■ WHAT THE TASK ASKS ■
Look for the line containing "Center-align the following" in the entries below, then print that line and all that follow it exactly.

■ Collected data entries ■
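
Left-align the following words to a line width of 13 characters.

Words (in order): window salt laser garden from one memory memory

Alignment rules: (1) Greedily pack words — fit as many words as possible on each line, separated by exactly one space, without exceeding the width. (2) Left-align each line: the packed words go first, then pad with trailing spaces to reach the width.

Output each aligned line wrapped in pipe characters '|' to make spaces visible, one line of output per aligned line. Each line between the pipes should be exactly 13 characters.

Line 1: ['window', 'salt'] (min_width=11, slack=2)
Line 2: ['laser', 'garden'] (min_width=12, slack=1)
Line 3: ['from', 'one'] (min_width=8, slack=5)
Line 4: ['memory', 'memory'] (min_width=13, slack=0)

Answer: |window salt  |
|laser garden |
|from one     |
|memory memory|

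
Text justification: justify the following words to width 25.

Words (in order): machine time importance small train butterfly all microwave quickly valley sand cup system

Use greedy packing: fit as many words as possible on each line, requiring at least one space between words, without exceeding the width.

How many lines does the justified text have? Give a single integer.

Answer: 4

Derivation:
Line 1: ['machine', 'time', 'importance'] (min_width=23, slack=2)
Line 2: ['small', 'train', 'butterfly', 'all'] (min_width=25, slack=0)
Line 3: ['microwave', 'quickly', 'valley'] (min_width=24, slack=1)
Line 4: ['sand', 'cup', 'system'] (min_width=15, slack=10)
Total lines: 4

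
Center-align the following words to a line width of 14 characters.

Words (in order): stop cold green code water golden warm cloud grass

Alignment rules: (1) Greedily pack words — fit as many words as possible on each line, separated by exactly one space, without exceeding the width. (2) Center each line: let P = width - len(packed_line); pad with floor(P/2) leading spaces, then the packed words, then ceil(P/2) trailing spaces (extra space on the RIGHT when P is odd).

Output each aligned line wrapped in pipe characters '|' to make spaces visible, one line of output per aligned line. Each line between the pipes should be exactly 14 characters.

Answer: |  stop cold   |
|  green code  |
| water golden |
|  warm cloud  |
|    grass     |

Derivation:
Line 1: ['stop', 'cold'] (min_width=9, slack=5)
Line 2: ['green', 'code'] (min_width=10, slack=4)
Line 3: ['water', 'golden'] (min_width=12, slack=2)
Line 4: ['warm', 'cloud'] (min_width=10, slack=4)
Line 5: ['grass'] (min_width=5, slack=9)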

■ WRITTEN SOLUTION ■
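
Center-align the following words to a line width of 14 characters.

Words (in order): stop cold green code water golden warm cloud grass

Alignment rules: (1) Greedily pack words — fit as many words as possible on each line, separated by exactly one space, without exceeding the width. (2) Center each line: let P = width - len(packed_line); pad with floor(P/2) leading spaces, then the packed words, then ceil(P/2) trailing spaces (extra space on the RIGHT when P is odd).

Output each aligned line wrapped in pipe characters '|' to make spaces visible, one line of output per aligned line. Each line between the pipes should be exactly 14 characters.

Answer: |  stop cold   |
|  green code  |
| water golden |
|  warm cloud  |
|    grass     |

Derivation:
Line 1: ['stop', 'cold'] (min_width=9, slack=5)
Line 2: ['green', 'code'] (min_width=10, slack=4)
Line 3: ['water', 'golden'] (min_width=12, slack=2)
Line 4: ['warm', 'cloud'] (min_width=10, slack=4)
Line 5: ['grass'] (min_width=5, slack=9)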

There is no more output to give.